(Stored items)
--*--

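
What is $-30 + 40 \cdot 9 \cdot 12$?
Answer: $4290$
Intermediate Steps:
$-30 + 40 \cdot 9 \cdot 12 = -30 + 40 \cdot 108 = -30 + 4320 = 4290$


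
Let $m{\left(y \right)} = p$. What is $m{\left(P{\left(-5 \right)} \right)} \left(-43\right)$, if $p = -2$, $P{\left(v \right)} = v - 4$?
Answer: $86$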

--*--

## [YOUR ASSIGNMENT]
Each of the records should be written out precisely as given.

## [FINAL ANSWER]
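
What is $-30 + 40 \cdot 9 \cdot 12$?
Answer: $4290$
Intermediate Steps:
$-30 + 40 \cdot 9 \cdot 12 = -30 + 40 \cdot 108 = -30 + 4320 = 4290$


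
Let $m{\left(y \right)} = p$. What is $m{\left(P{\left(-5 \right)} \right)} \left(-43\right)$, if $p = -2$, $P{\left(v \right)} = v - 4$?
Answer: $86$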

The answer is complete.